EXERCISE DIRECTIONS
Could you copy the whole listing below exactly as written?

DATA SUPPLIED
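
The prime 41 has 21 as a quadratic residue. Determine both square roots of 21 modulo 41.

41 ≡ 1 (mod 4), so we find a root by search.
Trying successive values, 12² = 144 ≡ 21 (mod 41). The other root is 41 − 12 = 29.

12, 29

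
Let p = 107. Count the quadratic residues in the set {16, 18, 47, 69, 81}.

4

(16/107) = +1 → QR.
(18/107) = -1 → non-residue.
(47/107) = +1 → QR.
(69/107) = +1 → QR.
(81/107) = +1 → QR.
Total quadratic residues among the 5: 4.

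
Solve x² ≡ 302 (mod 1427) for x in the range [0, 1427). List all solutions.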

RESPONSE TO THE EXERCISE
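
The prime 41 has 21 as a quadratic residue. Determine both square roots of 21 modulo 41.

41 ≡ 1 (mod 4), so we find a root by search.
Trying successive values, 12² = 144 ≡ 21 (mod 41). The other root is 41 − 12 = 29.

12, 29

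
Let p = 107. Count the quadratic residues in the set {16, 18, 47, 69, 81}.

4

(16/107) = +1 → QR.
(18/107) = -1 → non-residue.
(47/107) = +1 → QR.
(69/107) = +1 → QR.
(81/107) = +1 → QR.
Total quadratic residues among the 5: 4.

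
Solve x² ≡ 302 (mod 1427) for x in the range [0, 1427). List all solutions.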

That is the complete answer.